--- GIVEN ENTRIES Enclosed Below ---

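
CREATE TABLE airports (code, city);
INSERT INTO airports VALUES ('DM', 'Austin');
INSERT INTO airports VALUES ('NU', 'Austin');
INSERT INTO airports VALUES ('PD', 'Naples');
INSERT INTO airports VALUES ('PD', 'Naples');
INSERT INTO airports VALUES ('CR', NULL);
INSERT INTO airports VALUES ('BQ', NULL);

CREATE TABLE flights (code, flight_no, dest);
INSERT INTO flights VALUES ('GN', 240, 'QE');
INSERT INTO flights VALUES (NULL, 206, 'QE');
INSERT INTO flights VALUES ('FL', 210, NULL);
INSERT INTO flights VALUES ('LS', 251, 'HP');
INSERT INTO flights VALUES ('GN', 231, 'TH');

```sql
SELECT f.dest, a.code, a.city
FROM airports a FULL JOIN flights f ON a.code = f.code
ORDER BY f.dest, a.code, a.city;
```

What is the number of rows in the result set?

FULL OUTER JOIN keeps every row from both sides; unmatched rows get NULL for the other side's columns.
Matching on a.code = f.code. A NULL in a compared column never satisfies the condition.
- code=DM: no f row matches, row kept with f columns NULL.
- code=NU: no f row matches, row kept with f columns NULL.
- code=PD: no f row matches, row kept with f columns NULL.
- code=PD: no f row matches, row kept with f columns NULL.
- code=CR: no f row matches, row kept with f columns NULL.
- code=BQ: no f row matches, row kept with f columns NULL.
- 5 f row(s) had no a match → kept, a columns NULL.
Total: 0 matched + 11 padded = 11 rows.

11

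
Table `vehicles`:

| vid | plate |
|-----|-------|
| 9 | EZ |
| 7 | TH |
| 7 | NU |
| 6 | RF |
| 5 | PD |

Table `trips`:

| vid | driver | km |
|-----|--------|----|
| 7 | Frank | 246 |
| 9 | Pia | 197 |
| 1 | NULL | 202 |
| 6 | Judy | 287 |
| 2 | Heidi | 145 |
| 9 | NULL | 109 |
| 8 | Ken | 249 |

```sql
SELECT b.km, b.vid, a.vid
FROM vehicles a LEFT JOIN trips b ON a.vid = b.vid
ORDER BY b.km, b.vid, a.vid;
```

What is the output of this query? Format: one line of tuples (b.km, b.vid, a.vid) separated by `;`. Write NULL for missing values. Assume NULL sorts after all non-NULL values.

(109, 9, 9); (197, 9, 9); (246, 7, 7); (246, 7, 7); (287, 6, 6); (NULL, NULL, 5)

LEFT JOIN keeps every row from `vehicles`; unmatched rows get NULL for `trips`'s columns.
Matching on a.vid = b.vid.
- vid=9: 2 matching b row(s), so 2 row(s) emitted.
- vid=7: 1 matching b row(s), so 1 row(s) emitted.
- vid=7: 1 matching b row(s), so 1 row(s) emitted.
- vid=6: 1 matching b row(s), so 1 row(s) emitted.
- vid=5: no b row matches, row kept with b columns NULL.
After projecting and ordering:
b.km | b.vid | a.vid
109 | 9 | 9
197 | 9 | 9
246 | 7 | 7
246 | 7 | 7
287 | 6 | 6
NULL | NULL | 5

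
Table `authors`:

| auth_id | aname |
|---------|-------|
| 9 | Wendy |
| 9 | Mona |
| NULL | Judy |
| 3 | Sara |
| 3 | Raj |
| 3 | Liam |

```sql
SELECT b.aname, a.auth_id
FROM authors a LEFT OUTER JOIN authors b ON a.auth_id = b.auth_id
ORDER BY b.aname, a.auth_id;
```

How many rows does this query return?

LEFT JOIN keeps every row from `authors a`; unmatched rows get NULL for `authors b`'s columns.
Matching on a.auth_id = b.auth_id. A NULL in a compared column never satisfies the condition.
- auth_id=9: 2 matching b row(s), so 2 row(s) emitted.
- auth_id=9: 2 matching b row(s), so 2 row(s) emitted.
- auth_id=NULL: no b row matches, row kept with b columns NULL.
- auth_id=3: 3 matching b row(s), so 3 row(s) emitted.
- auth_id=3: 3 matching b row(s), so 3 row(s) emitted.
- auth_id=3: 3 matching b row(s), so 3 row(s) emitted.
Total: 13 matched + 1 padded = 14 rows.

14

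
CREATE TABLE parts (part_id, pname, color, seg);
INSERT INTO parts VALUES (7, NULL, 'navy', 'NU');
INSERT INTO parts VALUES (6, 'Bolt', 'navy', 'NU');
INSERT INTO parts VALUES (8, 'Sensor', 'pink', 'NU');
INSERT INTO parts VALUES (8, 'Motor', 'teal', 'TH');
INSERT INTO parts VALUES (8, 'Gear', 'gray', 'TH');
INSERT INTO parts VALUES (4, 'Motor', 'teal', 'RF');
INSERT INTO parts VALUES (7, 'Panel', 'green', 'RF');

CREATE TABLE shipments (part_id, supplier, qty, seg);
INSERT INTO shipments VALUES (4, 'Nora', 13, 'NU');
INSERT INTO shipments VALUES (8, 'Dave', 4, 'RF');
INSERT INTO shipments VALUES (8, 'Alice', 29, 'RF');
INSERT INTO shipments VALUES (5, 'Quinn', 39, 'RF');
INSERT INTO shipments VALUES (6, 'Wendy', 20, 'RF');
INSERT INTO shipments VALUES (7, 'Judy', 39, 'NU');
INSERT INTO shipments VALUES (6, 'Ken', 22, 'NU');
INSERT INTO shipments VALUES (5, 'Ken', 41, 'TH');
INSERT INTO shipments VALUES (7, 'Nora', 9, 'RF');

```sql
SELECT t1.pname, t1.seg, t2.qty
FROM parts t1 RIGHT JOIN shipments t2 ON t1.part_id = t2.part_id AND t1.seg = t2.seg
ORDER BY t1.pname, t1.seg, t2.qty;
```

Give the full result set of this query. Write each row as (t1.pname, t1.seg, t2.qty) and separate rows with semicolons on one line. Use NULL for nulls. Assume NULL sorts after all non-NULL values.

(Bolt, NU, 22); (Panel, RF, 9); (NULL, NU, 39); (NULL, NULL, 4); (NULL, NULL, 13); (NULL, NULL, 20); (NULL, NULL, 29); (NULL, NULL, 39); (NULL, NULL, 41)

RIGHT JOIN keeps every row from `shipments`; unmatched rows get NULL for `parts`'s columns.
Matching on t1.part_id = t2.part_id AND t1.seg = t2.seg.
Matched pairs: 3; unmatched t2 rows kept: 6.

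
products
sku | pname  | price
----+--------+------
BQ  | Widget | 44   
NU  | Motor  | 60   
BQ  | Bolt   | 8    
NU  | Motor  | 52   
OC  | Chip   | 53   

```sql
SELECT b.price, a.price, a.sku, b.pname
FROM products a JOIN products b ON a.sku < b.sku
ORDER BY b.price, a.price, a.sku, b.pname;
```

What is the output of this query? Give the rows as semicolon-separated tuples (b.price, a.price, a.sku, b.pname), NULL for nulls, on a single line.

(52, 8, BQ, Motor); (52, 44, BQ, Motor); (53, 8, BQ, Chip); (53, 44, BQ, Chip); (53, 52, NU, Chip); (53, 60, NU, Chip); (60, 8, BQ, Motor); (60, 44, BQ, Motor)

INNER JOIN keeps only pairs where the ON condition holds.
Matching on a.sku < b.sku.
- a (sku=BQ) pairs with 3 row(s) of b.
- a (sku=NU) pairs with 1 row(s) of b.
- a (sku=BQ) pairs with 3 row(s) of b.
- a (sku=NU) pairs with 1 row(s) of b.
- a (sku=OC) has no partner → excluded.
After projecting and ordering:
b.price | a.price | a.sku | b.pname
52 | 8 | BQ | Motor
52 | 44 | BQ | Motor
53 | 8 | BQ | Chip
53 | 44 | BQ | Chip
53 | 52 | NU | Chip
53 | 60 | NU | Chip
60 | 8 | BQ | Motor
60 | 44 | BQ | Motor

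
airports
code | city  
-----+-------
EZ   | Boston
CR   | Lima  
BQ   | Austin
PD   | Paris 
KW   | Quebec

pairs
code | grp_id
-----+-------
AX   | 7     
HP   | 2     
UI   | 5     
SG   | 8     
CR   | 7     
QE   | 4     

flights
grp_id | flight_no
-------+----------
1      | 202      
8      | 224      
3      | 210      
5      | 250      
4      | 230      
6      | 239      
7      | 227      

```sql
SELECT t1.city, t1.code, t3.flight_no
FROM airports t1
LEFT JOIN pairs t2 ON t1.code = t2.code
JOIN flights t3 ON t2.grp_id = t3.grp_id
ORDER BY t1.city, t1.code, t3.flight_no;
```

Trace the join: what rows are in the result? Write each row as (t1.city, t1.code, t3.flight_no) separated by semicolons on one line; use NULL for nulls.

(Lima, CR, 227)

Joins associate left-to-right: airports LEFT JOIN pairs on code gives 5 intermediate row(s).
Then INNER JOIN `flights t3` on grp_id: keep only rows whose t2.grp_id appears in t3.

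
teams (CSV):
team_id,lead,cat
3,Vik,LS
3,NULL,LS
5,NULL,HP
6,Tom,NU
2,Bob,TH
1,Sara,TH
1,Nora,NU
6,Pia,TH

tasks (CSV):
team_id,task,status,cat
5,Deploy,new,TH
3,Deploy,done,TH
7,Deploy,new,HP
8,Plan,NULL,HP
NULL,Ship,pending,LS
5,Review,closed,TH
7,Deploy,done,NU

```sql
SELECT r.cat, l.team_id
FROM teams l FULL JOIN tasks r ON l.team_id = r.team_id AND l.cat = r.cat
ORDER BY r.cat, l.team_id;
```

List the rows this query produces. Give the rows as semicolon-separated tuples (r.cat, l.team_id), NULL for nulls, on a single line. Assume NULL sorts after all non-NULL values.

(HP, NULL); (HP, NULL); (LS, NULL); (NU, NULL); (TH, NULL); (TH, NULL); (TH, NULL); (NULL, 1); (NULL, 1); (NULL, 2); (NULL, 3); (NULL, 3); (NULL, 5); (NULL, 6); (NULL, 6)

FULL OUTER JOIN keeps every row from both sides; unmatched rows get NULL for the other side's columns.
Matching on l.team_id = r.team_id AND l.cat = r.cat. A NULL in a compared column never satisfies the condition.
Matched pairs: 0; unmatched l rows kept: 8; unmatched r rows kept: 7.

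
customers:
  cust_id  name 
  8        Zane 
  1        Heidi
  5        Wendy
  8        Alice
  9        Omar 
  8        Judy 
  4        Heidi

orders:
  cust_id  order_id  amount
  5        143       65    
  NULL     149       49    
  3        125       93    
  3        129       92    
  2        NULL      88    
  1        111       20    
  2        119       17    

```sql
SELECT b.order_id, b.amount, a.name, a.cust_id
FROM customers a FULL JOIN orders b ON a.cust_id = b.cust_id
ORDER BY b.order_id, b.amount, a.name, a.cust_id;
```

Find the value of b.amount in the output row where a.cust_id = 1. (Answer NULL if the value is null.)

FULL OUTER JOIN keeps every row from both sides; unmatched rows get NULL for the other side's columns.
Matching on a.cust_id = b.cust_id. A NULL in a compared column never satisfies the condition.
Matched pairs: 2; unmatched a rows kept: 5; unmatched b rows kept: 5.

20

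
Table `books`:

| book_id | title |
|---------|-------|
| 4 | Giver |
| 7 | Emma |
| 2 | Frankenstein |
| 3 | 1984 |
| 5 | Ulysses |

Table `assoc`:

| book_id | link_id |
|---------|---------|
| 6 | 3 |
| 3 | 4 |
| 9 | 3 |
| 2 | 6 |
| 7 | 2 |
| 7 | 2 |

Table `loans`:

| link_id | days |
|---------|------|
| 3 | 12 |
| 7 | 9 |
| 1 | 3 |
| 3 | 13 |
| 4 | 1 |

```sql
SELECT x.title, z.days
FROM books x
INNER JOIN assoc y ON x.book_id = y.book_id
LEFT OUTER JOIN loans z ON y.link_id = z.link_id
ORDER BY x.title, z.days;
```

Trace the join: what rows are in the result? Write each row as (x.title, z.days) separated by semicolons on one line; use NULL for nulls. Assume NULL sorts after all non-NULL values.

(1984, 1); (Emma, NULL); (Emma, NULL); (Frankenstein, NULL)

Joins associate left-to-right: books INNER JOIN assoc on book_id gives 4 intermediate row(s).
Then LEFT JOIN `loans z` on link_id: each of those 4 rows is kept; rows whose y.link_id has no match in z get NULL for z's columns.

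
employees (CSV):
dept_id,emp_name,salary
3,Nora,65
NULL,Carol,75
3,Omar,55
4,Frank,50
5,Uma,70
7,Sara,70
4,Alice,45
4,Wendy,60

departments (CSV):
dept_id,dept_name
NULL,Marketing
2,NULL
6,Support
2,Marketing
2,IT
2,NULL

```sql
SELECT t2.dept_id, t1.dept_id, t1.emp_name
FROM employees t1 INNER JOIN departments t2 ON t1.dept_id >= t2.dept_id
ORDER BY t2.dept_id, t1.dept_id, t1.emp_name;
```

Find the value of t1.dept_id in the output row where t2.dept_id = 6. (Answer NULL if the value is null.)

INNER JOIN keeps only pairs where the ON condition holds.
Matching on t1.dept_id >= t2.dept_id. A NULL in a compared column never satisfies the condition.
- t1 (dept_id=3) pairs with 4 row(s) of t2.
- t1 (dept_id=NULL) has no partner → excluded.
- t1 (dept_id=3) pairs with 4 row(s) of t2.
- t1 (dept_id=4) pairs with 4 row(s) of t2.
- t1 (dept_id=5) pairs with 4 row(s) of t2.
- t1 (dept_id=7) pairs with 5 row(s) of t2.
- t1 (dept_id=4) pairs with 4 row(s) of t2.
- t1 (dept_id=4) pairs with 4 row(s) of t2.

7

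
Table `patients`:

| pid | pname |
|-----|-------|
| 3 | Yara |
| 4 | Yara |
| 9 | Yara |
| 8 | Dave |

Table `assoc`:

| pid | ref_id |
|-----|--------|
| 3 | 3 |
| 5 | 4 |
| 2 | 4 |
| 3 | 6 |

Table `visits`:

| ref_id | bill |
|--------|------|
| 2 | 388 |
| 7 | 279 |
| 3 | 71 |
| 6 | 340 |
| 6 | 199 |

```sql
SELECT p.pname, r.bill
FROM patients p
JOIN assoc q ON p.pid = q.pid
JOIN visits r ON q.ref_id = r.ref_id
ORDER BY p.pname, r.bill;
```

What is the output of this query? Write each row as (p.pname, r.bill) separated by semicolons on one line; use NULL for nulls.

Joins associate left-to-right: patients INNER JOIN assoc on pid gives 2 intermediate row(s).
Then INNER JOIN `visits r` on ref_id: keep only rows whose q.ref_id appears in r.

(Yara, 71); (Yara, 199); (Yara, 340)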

--- End of Enclosed GIVEN ENTRIES ---

Your reply should hold all the lines from the listing above in which "employees" appears.

-- OUTPUT --
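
employees (CSV):
FROM employees t1 INNER JOIN departments t2 ON t1.dept_id >= t2.dept_id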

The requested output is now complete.